• _Task to carry out_
Your task is to find every line of the listing that includes "worker" and copy it.

• _Data records_

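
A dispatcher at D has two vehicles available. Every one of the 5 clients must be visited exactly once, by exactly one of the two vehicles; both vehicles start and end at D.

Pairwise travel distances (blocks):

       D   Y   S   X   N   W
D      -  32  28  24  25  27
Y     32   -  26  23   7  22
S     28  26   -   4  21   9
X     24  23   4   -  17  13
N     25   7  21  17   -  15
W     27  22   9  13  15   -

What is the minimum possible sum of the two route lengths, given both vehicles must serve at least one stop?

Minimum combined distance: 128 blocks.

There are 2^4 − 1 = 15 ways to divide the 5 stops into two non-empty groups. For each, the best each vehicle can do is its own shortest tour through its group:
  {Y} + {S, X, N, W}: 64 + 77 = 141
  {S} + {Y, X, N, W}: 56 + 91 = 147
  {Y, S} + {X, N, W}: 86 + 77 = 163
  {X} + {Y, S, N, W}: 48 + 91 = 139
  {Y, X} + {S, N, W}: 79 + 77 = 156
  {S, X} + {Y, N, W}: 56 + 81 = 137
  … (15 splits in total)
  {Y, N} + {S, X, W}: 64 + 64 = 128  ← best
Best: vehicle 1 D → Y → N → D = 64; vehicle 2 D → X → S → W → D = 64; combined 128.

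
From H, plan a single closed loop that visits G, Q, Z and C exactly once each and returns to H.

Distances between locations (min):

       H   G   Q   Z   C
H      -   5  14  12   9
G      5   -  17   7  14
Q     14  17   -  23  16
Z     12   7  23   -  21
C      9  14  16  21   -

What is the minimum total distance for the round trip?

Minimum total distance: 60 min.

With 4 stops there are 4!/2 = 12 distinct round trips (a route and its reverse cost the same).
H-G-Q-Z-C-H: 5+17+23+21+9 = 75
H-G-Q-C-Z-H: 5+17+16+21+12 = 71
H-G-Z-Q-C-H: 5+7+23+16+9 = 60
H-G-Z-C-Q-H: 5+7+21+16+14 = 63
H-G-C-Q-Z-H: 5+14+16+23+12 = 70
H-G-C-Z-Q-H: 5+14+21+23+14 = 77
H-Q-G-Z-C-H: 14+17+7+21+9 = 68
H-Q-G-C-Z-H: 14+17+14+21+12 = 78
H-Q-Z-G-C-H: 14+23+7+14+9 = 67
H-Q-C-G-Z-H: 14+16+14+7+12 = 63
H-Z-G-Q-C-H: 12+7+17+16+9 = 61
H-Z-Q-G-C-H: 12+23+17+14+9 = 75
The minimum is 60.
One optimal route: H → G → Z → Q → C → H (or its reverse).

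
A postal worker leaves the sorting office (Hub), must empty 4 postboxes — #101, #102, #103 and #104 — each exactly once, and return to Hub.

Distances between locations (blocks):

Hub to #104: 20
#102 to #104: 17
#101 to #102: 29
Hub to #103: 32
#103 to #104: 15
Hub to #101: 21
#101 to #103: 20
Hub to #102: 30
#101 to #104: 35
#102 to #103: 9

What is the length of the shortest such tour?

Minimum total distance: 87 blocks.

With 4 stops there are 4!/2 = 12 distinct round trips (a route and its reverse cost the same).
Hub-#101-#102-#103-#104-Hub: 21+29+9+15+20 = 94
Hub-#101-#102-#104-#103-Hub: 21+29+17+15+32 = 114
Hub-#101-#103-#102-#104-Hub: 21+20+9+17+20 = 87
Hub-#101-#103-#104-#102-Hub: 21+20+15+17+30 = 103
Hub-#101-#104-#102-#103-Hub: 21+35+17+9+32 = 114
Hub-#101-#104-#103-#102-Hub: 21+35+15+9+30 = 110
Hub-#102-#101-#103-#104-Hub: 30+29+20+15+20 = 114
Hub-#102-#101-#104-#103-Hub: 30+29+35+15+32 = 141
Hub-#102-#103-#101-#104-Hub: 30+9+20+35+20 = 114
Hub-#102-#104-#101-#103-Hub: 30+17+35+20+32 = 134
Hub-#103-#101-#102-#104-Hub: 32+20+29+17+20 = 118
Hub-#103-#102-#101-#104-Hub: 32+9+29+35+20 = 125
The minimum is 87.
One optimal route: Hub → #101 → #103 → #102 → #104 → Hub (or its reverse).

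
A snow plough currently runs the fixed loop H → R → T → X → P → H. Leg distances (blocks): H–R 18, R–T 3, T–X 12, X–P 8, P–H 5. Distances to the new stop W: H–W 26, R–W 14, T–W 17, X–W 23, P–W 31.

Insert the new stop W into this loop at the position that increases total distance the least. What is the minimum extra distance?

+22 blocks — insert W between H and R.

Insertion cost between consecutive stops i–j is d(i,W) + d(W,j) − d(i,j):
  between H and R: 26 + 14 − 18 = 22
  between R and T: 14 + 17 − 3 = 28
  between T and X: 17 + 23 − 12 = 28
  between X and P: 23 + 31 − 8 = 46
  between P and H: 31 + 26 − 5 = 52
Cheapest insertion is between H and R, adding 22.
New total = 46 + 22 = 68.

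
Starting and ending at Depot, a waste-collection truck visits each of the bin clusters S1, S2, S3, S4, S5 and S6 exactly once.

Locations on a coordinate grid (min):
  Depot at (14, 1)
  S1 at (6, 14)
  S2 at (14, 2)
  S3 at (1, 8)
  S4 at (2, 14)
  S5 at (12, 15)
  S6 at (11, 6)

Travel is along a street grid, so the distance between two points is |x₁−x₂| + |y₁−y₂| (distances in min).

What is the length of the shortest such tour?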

---

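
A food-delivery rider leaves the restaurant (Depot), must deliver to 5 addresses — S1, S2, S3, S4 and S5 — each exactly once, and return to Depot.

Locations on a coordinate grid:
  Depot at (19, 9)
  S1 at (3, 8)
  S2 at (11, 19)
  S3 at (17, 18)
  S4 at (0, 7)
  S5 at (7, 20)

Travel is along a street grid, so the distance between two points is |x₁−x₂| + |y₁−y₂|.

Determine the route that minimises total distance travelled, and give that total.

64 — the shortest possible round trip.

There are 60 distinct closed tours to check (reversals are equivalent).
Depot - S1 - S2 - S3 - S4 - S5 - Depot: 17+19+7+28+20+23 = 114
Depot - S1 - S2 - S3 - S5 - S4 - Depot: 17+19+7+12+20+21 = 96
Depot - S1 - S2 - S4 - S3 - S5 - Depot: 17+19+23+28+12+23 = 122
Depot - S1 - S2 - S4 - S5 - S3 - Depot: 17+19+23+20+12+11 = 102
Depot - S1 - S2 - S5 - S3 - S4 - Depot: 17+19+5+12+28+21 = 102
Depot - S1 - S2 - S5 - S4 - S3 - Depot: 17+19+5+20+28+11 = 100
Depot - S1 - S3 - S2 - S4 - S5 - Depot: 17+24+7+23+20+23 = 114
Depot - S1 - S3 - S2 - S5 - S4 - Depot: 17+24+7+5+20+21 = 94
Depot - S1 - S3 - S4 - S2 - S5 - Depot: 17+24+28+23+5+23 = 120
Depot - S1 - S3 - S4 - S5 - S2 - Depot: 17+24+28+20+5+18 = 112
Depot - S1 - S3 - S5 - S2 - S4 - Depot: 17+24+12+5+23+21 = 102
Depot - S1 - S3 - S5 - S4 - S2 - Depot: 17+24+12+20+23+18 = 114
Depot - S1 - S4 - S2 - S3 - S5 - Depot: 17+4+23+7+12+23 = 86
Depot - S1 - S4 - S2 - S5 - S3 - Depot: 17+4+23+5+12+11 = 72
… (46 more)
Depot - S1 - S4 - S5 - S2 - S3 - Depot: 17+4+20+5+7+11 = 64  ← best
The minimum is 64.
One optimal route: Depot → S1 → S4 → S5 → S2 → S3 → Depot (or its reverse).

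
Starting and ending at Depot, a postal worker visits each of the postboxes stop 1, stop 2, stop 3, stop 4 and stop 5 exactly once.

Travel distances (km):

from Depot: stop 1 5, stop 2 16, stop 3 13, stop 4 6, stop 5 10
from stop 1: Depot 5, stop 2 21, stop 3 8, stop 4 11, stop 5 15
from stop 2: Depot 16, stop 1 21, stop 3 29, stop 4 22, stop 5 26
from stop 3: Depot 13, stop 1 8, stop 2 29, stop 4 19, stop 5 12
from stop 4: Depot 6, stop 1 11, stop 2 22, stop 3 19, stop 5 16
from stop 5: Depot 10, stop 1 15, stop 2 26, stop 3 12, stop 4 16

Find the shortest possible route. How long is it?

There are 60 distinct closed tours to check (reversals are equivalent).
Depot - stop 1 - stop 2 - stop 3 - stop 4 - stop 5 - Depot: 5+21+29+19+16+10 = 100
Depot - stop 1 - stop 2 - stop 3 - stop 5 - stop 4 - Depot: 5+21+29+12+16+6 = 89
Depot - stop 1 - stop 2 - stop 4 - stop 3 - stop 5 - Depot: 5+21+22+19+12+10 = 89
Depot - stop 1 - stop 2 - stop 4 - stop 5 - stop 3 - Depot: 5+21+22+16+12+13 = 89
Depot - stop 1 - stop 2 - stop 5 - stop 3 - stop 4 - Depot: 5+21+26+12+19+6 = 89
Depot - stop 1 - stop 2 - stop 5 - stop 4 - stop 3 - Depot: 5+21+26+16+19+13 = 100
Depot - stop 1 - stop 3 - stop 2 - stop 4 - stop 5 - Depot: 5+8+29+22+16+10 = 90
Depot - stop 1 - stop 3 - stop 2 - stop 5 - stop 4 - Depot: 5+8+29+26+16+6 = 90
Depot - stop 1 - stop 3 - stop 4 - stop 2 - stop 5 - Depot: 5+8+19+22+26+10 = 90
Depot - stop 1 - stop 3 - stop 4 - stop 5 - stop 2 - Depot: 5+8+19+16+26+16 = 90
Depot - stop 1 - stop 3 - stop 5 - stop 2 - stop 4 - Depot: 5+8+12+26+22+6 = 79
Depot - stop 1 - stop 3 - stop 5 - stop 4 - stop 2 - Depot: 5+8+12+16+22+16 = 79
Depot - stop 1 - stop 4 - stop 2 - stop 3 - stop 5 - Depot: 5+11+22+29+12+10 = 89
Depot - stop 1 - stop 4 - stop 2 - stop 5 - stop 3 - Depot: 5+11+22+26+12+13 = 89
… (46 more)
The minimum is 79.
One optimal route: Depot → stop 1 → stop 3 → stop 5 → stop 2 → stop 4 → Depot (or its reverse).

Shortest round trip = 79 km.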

• _Answer box_
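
A postal worker leaves the sorting office (Hub), must empty 4 postboxes — #101, #102, #103 and #104 — each exactly once, and return to Hub.
Starting and ending at Depot, a postal worker visits each of the postboxes stop 1, stop 2, stop 3, stop 4 and stop 5 exactly once.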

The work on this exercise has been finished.